▸ **Work request**
Which lines run from the one containing "For apprenticeship places, buyers'" through the end of the entries? Restate them word for word, and only those.

START Data listing

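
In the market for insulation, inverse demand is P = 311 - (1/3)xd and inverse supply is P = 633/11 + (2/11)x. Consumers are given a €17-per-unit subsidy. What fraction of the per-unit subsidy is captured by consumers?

Pre-subsidy: 311 - (1/3)x = 633/11 + (2/11)x gives x* = 492 and P* = 147.
With the rebate, buyers effectively pay Pb = Ps − 17, where Ps is the price sellers receive.
On the curves, Pb = 311 - (1/3)x and Ps = 633/11 + (2/11)x; the wedge Ps − Pb = 17 gives 633/11 + (2/11)x − (311 - (1/3)x) = 17, so x' = 525.
Then Pb = 311 − (1/3)·525 = 136 and Ps = 633/11 + (2/11)·525 = 153.
Buyers' price falls by P* − Pb = 147 − 136 = 11; sellers' price rises by Ps − P* = 153 − 147 = 6.
So consumers capture 11/17 = 11/17 of each unit of subsidy.

Consumer share = 11/17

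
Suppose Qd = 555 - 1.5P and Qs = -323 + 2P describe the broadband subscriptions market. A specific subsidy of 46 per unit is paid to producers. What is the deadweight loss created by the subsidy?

Pre-subsidy: 555 - 1.5P = -323 + 2P gives P* = 1756/7, Q* = 1251/7.
With the subsidy, sellers receive Ps = Pb + 46 for each unit, where Pb is the price buyers pay.
Supply in terms of Pb becomes Qs = -323 + 2(Pb + 46) = -231 + 2Pb. Setting this equal to demand: 555 - 1.5Pb = -231 + 2Pb, so Pb = 1572/7.
Sellers receive Ps = 1572/7 + 46 = 1894/7; Q' = 555 − 1.5·(1572/7) = 1527/7.
The subsidy expands output by 1527/7 − 1251/7 = 276/7 past the efficient level; on those units the gap between marginal cost and willingness to pay runs from 0 up to 46.
DWL = ½ × 46 × 276/7 = 6348/7.

Deadweight loss = 6348/7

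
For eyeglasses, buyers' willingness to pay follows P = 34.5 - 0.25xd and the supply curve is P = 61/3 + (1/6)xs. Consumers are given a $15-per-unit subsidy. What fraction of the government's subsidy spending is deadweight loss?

DWL / government spending = 9/35

Pre-subsidy: 34.5 - 0.25x = 61/3 + (1/6)x gives x* = 34 and P* = 26.
With the rebate, buyers effectively pay Pb = Ps − 15, where Ps is the price sellers receive.
On the curves, Pb = 34.5 - 0.25x and Ps = 61/3 + (1/6)x; the wedge Ps − Pb = 15 gives 61/3 + (1/6)x − (34.5 - 0.25x) = 15, so x' = 70.
Then Pb = 34.5 − 0.25·70 = 17 and Ps = 61/3 + (1/6)·70 = 32.
ΔCS = ½(34 + 70)(26 − 17) = 468; ΔPS = ½(34 + 70)(32 − 26) = 312.
Government spending = 15 × 70 = 1050.
DWL = ½ × 15 × (70 − 34) = 270; fraction = 270 / 1050 = 9/35.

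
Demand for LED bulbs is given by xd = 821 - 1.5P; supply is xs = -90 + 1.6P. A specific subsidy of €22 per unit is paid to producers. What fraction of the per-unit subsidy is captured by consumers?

Consumer share = 16/31

Pre-subsidy: 821 - 1.5P = -90 + 1.6P gives P* = 9110/31, x* = 11786/31.
With the subsidy, sellers receive Ps = Pb + 22 for each unit, where Pb is the price buyers pay.
Supply in terms of Pb becomes xs = -90 + 1.6(Pb + 22) = -54.8 + 1.6Pb. Setting this equal to demand: 821 - 1.5Pb = -54.8 + 1.6Pb, so Pb = 8758/31.
Sellers receive Ps = 8758/31 + 22 = 9440/31; x' = 821 − 1.5·(8758/31) = 12314/31.
Buyers' price falls by P* − Pb = 9110/31 − 8758/31 = 352/31; sellers' price rises by Ps − P* = 9440/31 − 9110/31 = 330/31.
So consumers capture (352/31)/22 = 16/31 of each unit of subsidy.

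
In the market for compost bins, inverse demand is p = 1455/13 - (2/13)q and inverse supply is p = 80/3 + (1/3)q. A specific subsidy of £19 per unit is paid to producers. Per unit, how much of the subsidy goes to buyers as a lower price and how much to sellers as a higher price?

Buyers gain £6 per unit; sellers gain £13 per unit

Pre-subsidy: 1455/13 - (2/13)q = 80/3 + (1/3)q gives q* = 175 and p* = 85.
With the subsidy, sellers receive ps = pb + 19 for each unit, where pb is the price buyers pay.
On the curves, pb = 1455/13 - (2/13)q and ps = 80/3 + (1/3)q; the wedge ps − pb = 19 gives 80/3 + (1/3)q − (1455/13 - (2/13)q) = 19, so q' = 214.
Then pb = 1455/13 − (2/13)·214 = 79 and ps = 80/3 + (1/3)·214 = 98.
Buyers' price falls by p* − pb = 85 − 79 = 6; sellers' price rises by ps − p* = 98 − 85 = 13.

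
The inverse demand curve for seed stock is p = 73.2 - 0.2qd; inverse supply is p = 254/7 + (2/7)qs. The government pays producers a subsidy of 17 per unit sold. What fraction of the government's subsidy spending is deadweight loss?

Pre-subsidy: 73.2 - 0.2q = 254/7 + (2/7)q gives q* = 76 and p* = 58.
With the subsidy, sellers receive ps = pb + 17 for each unit, where pb is the price buyers pay.
On the curves, pb = 73.2 - 0.2q and ps = 254/7 + (2/7)q; the wedge ps − pb = 17 gives 254/7 + (2/7)q − (73.2 - 0.2q) = 17, so q' = 111.
Then pb = 73.2 − 0.2·111 = 51 and ps = 254/7 + (2/7)·111 = 68.
ΔCS = ½(76 + 111)(58 − 51) = 654.5; ΔPS = ½(76 + 111)(68 − 58) = 935.
Government spending = 17 × 111 = 1887.
DWL = ½ × 17 × (111 − 76) = 297.5; fraction = 297.5 / 1887 = 35/222.

DWL / government spending = 35/222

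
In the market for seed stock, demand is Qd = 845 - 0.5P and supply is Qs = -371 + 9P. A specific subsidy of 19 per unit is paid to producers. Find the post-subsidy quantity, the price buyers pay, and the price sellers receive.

Pre-subsidy: 845 - 0.5P = -371 + 9P gives P* = 128, Q* = 781.
With the subsidy, sellers receive Ps = Pb + 19 for each unit, where Pb is the price buyers pay.
Supply in terms of Pb becomes Qs = -371 + 9(Pb + 19) = -200 + 9Pb. Setting this equal to demand: 845 - 0.5Pb = -200 + 9Pb, so Pb = 110.
Sellers receive Ps = 110 + 19 = 129; Q' = 845 − 0.5·110 = 790.

Q' = 790; buyers pay 110; sellers receive 129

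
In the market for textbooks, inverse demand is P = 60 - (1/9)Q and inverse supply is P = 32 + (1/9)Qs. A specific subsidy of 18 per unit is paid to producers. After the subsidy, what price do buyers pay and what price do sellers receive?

Buyers pay 37; sellers receive 55

Pre-subsidy: 60 - (1/9)Q = 32 + (1/9)Q gives Q* = 126 and P* = 46.
With the subsidy, sellers receive Ps = Pb + 18 for each unit, where Pb is the price buyers pay.
On the curves, Pb = 60 - (1/9)Q and Ps = 32 + (1/9)Q; the wedge Ps − Pb = 18 gives 32 + (1/9)Q − (60 - (1/9)Q) = 18, so Q' = 207.
Then Pb = 60 − (1/9)·207 = 37 and Ps = 32 + (1/9)·207 = 55.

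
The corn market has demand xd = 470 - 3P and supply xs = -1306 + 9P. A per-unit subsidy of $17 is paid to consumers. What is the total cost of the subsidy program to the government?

Government cost = $1092.25

Pre-subsidy: 470 - 3P = -1306 + 9P gives P* = 148, x* = 26.
With the rebate, buyers effectively pay Pb = Ps − 17, where Ps is the price sellers receive.
Demand in terms of Ps becomes xd = 470 − 3(Ps − 17) = 521 - 3Ps. Setting this equal to supply: 521 - 3Ps = -1306 + 9Ps, so Ps = 152.25.
Buyers pay Pb = 152.25 − 17 = 135.25; x' = -1306 + 9·152.25 = 64.25.
Government outlay = subsidy × quantity = 17 × 64.25 = 1092.25.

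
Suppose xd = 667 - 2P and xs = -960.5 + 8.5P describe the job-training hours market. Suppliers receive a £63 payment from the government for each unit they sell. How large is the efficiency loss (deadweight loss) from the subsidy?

Deadweight loss = £3213

Pre-subsidy: 667 - 2P = -960.5 + 8.5P gives P* = 155, x* = 357.
With the subsidy, sellers receive Ps = Pb + 63 for each unit, where Pb is the price buyers pay.
Supply in terms of Pb becomes xs = -960.5 + 8.5(Pb + 63) = -425 + 8.5Pb. Setting this equal to demand: 667 - 2Pb = -425 + 8.5Pb, so Pb = 104.
Sellers receive Ps = 104 + 63 = 167; x' = 667 − 2·104 = 459.
The subsidy expands output by 459 − 357 = 102 past the efficient level; on those units the gap between marginal cost and willingness to pay runs from 0 up to 63.
DWL = ½ × 63 × 102 = 3213.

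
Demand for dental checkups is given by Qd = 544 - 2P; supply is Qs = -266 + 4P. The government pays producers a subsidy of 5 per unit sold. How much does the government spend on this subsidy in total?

Pre-subsidy: 544 - 2P = -266 + 4P gives P* = 135, Q* = 274.
With the subsidy, sellers receive Ps = Pb + 5 for each unit, where Pb is the price buyers pay.
Supply in terms of Pb becomes Qs = -266 + 4(Pb + 5) = -246 + 4Pb. Setting this equal to demand: 544 - 2Pb = -246 + 4Pb, so Pb = 395/3.
Sellers receive Ps = 395/3 + 5 = 410/3; Q' = 544 − 2·(395/3) = 842/3.
Government outlay = subsidy × quantity = 5 × 842/3 = 4210/3.

Government cost = 4210/3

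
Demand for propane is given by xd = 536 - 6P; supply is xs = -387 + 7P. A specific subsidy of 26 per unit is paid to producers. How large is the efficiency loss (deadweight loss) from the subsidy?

Pre-subsidy: 536 - 6P = -387 + 7P gives P* = 71, x* = 110.
With the subsidy, sellers receive Ps = Pb + 26 for each unit, where Pb is the price buyers pay.
Supply in terms of Pb becomes xs = -387 + 7(Pb + 26) = -205 + 7Pb. Setting this equal to demand: 536 - 6Pb = -205 + 7Pb, so Pb = 57.
Sellers receive Ps = 57 + 26 = 83; x' = 536 − 6·57 = 194.
The subsidy expands output by 194 − 110 = 84 past the efficient level; on those units the gap between marginal cost and willingness to pay runs from 0 up to 26.
DWL = ½ × 26 × 84 = 1092.

Deadweight loss = 1092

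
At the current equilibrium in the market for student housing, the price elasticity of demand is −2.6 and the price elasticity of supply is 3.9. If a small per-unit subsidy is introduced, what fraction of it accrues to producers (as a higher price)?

Producer share = 0.4

For a small subsidy around the equilibrium, the benefit split depends on the relative slopes, which at a point are proportional to the elasticities.
Buyer share = εs/(εs + |εd|) = 3.9/(3.9 + 2.6) = 0.6; seller share = |εd|/(εs + |εd|) = 0.4.
So producers capture 0.4 of the subsidy.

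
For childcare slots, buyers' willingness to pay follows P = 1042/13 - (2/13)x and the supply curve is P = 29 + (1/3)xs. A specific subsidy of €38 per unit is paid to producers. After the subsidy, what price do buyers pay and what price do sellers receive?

Buyers pay €52; sellers receive €90

Pre-subsidy: 1042/13 - (2/13)x = 29 + (1/3)x gives x* = 105 and P* = 64.
With the subsidy, sellers receive Ps = Pb + 38 for each unit, where Pb is the price buyers pay.
On the curves, Pb = 1042/13 - (2/13)x and Ps = 29 + (1/3)x; the wedge Ps − Pb = 38 gives 29 + (1/3)x − (1042/13 - (2/13)x) = 38, so x' = 183.
Then Pb = 1042/13 − (2/13)·183 = 52 and Ps = 29 + (1/3)·183 = 90.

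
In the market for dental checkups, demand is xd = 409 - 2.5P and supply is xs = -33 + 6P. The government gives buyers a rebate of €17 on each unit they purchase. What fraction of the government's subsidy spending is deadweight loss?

Pre-subsidy: 409 - 2.5P = -33 + 6P gives P* = 52, x* = 279.
With the rebate, buyers effectively pay Pb = Ps − 17, where Ps is the price sellers receive.
Demand in terms of Ps becomes xd = 409 − 2.5(Ps − 17) = 451.5 - 2.5Ps. Setting this equal to supply: 451.5 - 2.5Ps = -33 + 6Ps, so Ps = 57.
Buyers pay Pb = 57 − 17 = 40; x' = -33 + 6·57 = 309.
ΔCS = ½(279 + 309)(52 − 40) = 3528; ΔPS = ½(279 + 309)(57 − 52) = 1470.
Government spending = 17 × 309 = 5253.
DWL = ½ × 17 × (309 − 279) = 255; fraction = 255 / 5253 = 5/103.

DWL / government spending = 5/103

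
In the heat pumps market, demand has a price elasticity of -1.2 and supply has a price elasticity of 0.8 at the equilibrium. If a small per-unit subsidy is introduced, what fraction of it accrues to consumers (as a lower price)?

For a small subsidy around the equilibrium, the benefit split depends on the relative slopes, which at a point are proportional to the elasticities.
Buyer share = εs/(εs + |εd|) = 0.8/(0.8 + 1.2) = 0.4; seller share = |εd|/(εs + |εd|) = 0.6.

Consumer share = 0.4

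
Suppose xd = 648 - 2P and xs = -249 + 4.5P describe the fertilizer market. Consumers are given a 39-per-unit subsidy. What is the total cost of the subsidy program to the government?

Government cost = 16614

Pre-subsidy: 648 - 2P = -249 + 4.5P gives P* = 138, x* = 372.
With the rebate, buyers effectively pay Pb = Ps − 39, where Ps is the price sellers receive.
Demand in terms of Ps becomes xd = 648 − 2(Ps − 39) = 726 - 2Ps. Setting this equal to supply: 726 - 2Ps = -249 + 4.5Ps, so Ps = 150.
Buyers pay Pb = 150 − 39 = 111; x' = -249 + 4.5·150 = 426.
Government outlay = subsidy × quantity = 39 × 426 = 16614.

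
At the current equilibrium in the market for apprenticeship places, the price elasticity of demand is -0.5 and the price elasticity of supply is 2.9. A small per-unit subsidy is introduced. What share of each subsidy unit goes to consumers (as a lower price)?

Consumer share = 29/34

For a small subsidy around the equilibrium, the benefit split depends on the relative slopes, which at a point are proportional to the elasticities.
Buyer share = εs/(εs + |εd|) = 2.9/(2.9 + 0.5) = 29/34; seller share = |εd|/(εs + |εd|) = 5/34.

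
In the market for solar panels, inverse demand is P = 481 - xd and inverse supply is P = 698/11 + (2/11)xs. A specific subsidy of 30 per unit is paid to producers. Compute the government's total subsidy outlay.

Government cost = 147690/13

Pre-subsidy: 481 - x = 698/11 + (2/11)x gives x* = 4593/13 and P* = 1660/13.
With the subsidy, sellers receive Ps = Pb + 30 for each unit, where Pb is the price buyers pay.
On the curves, Pb = 481 - x and Ps = 698/11 + (2/11)x; the wedge Ps − Pb = 30 gives 698/11 + (2/11)x − (481 - x) = 30, so x' = 4923/13.
Then Pb = 481 − 1·(4923/13) = 1330/13 and Ps = 698/11 + (2/11)·(4923/13) = 1720/13.
Government outlay = subsidy × quantity = 30 × 4923/13 = 147690/13.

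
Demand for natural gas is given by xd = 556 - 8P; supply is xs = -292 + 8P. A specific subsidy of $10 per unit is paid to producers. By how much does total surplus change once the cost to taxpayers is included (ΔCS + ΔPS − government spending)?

Pre-subsidy: 556 - 8P = -292 + 8P gives P* = 53, x* = 132.
With the subsidy, sellers receive Ps = Pb + 10 for each unit, where Pb is the price buyers pay.
Supply in terms of Pb becomes xs = -292 + 8(Pb + 10) = -212 + 8Pb. Setting this equal to demand: 556 - 8Pb = -212 + 8Pb, so Pb = 48.
Sellers receive Ps = 48 + 10 = 58; x' = 556 − 8·48 = 172.
ΔCS = ½(132 + 172)(53 − 48) = 760; ΔPS = ½(132 + 172)(58 − 53) = 760.
Government spending = 10 × 172 = 1720.
Net change = 760 + 760 − 1720 = -200. The loss equals the DWL triangle ½·10·40.

Net change in total surplus = -$200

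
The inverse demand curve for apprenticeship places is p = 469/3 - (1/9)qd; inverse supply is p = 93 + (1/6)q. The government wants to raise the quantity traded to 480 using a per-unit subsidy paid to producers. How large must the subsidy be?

Required subsidy s = 70 per unit

At q = 480, from the demand curve buyers pay pb = 469/3 − (1/9)·480 = 103; from the supply curve sellers need ps = 93 + (1/6)·480 = 173.
The subsidy must fill the gap: s = ps − pb = 173 − 103 = 70.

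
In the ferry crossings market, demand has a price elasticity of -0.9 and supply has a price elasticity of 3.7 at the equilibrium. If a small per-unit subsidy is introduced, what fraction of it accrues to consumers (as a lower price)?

Consumer share = 37/46

For a small subsidy around the equilibrium, the benefit split depends on the relative slopes, which at a point are proportional to the elasticities.
Buyer share = εs/(εs + |εd|) = 3.7/(3.7 + 0.9) = 37/46; seller share = |εd|/(εs + |εd|) = 9/46.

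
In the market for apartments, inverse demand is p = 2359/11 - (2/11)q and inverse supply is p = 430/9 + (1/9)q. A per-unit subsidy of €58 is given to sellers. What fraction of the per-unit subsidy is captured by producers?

Pre-subsidy: 2359/11 - (2/11)q = 430/9 + (1/9)q gives q* = 569 and p* = 111.
With the subsidy, sellers receive ps = pb + 58 for each unit, where pb is the price buyers pay.
On the curves, pb = 2359/11 - (2/11)q and ps = 430/9 + (1/9)q; the wedge ps − pb = 58 gives 430/9 + (1/9)q − (2359/11 - (2/11)q) = 58, so q' = 767.
Then pb = 2359/11 − (2/11)·767 = 75 and ps = 430/9 + (1/9)·767 = 133.
Buyers' price falls by p* − pb = 111 − 75 = 36; sellers' price rises by ps − p* = 133 − 111 = 22.
So producers capture 22/58 = 11/29 of each unit of subsidy.

Producer share = 11/29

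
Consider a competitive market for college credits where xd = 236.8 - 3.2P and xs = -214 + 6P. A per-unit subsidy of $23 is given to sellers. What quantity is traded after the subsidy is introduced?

Pre-subsidy: 236.8 - 3.2P = -214 + 6P gives P* = 49, x* = 80.
With the subsidy, sellers receive Ps = Pb + 23 for each unit, where Pb is the price buyers pay.
Supply in terms of Pb becomes xs = -214 + 6(Pb + 23) = -76 + 6Pb. Setting this equal to demand: 236.8 - 3.2Pb = -76 + 6Pb, so Pb = 34.
Sellers receive Ps = 34 + 23 = 57; x' = 236.8 − 3.2·34 = 128.

x' = 128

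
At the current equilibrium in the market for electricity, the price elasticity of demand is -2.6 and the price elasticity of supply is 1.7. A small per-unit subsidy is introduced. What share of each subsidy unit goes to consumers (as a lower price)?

For a small subsidy around the equilibrium, the benefit split depends on the relative slopes, which at a point are proportional to the elasticities.
Buyer share = εs/(εs + |εd|) = 1.7/(1.7 + 2.6) = 17/43; seller share = |εd|/(εs + |εd|) = 26/43.

Consumer share = 17/43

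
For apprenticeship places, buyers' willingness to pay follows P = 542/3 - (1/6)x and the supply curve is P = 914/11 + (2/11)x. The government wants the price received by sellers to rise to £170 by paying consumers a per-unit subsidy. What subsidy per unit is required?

Required subsidy s = £69 per unit

At a seller price of 170, quantity supplied is -457 + 5.5·170 = 478.
Buyers absorb 478 only when they pay Pb = 542/3 − (1/6)·478 = 101.
s = Ps − Pb = 170 − 101 = 69.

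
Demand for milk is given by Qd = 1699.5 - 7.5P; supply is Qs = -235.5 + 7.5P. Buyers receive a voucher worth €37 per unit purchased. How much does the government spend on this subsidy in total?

Government cost = €32217.75

Pre-subsidy: 1699.5 - 7.5P = -235.5 + 7.5P gives P* = 129, Q* = 732.
With the rebate, buyers effectively pay Pb = Ps − 37, where Ps is the price sellers receive.
Demand in terms of Ps becomes Qd = 1699.5 − 7.5(Ps − 37) = 1977 - 7.5Ps. Setting this equal to supply: 1977 - 7.5Ps = -235.5 + 7.5Ps, so Ps = 147.5.
Buyers pay Pb = 147.5 − 37 = 110.5; Q' = -235.5 + 7.5·147.5 = 870.75.
Government outlay = subsidy × quantity = 37 × 870.75 = 32217.75.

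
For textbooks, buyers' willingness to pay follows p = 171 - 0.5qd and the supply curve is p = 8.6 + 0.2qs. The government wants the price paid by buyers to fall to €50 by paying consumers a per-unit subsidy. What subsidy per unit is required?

At a buyer price of 50, quantity demanded is 342 − 2·50 = 242.
Sellers supply 242 only when they receive ps = 8.6 + 0.2·242 = 57.
s = ps − pb = 57 − 50 = 7.

Required subsidy s = €7 per unit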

END Data listing

▸ **Reply**
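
For apprenticeship places, buyers' willingness to pay follows P = 542/3 - (1/6)x and the supply curve is P = 914/11 + (2/11)x. The government wants the price received by sellers to rise to £170 by paying consumers a per-unit subsidy. What subsidy per unit is required?

Required subsidy s = £69 per unit

At a seller price of 170, quantity supplied is -457 + 5.5·170 = 478.
Buyers absorb 478 only when they pay Pb = 542/3 − (1/6)·478 = 101.
s = Ps − Pb = 170 − 101 = 69.

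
Demand for milk is given by Qd = 1699.5 - 7.5P; supply is Qs = -235.5 + 7.5P. Buyers receive a voucher worth €37 per unit purchased. How much does the government spend on this subsidy in total?

Government cost = €32217.75

Pre-subsidy: 1699.5 - 7.5P = -235.5 + 7.5P gives P* = 129, Q* = 732.
With the rebate, buyers effectively pay Pb = Ps − 37, where Ps is the price sellers receive.
Demand in terms of Ps becomes Qd = 1699.5 − 7.5(Ps − 37) = 1977 - 7.5Ps. Setting this equal to supply: 1977 - 7.5Ps = -235.5 + 7.5Ps, so Ps = 147.5.
Buyers pay Pb = 147.5 − 37 = 110.5; Q' = -235.5 + 7.5·147.5 = 870.75.
Government outlay = subsidy × quantity = 37 × 870.75 = 32217.75.

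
For textbooks, buyers' willingness to pay follows p = 171 - 0.5qd and the supply curve is p = 8.6 + 0.2qs. The government wants the price paid by buyers to fall to €50 by paying consumers a per-unit subsidy. What subsidy per unit is required?

At a buyer price of 50, quantity demanded is 342 − 2·50 = 242.
Sellers supply 242 only when they receive ps = 8.6 + 0.2·242 = 57.
s = ps − pb = 57 − 50 = 7.

Required subsidy s = €7 per unit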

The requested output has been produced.